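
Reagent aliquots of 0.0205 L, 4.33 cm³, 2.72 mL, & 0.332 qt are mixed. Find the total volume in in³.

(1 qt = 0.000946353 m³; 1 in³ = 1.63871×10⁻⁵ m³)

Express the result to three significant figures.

0.0205 L × 0.001 → 2.05×10⁻⁵ m³
4.33 cm³ × 10⁻⁶ → 4.33×10⁻⁶ m³
2.72 mL × 10⁻⁶ → 2.72×10⁻⁶ m³
0.332 qt × 0.000946353 → 3.14189×10⁻⁴ m³
Combined: 2.05×10⁻⁵ + 4.33×10⁻⁶ + 2.72×10⁻⁶ + 3.14189×10⁻⁴ = 3.41739×10⁻⁴ m³
In in³: 3.41739×10⁻⁴ / 1.63871×10⁻⁵ = 20.8541 in³

20.9 in³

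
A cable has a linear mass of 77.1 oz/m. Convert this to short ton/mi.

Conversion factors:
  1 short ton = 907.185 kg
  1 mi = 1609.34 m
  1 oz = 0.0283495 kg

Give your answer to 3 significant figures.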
*****
_Task_. Down to the last line, return the data above exactly.

_Reply_.
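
Reagent aliquots of 0.0205 L, 4.33 cm³, 2.72 mL, & 0.332 qt are mixed. Find the total volume in in³.

(1 qt = 0.000946353 m³; 1 in³ = 1.63871×10⁻⁵ m³)

Express the result to three significant figures.

0.0205 L × 0.001 → 2.05×10⁻⁵ m³
4.33 cm³ × 10⁻⁶ → 4.33×10⁻⁶ m³
2.72 mL × 10⁻⁶ → 2.72×10⁻⁶ m³
0.332 qt × 0.000946353 → 3.14189×10⁻⁴ m³
Combined: 2.05×10⁻⁵ + 4.33×10⁻⁶ + 2.72×10⁻⁶ + 3.14189×10⁻⁴ = 3.41739×10⁻⁴ m³
In in³: 3.41739×10⁻⁴ / 1.63871×10⁻⁵ = 20.8541 in³

20.9 in³

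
A cable has a linear mass of 77.1 oz/m. Convert this to short ton/mi.

Conversion factors:
  1 short ton = 907.185 kg
  1 mi = 1609.34 m
  1 oz = 0.0283495 kg

Give your answer to 3 significant figures.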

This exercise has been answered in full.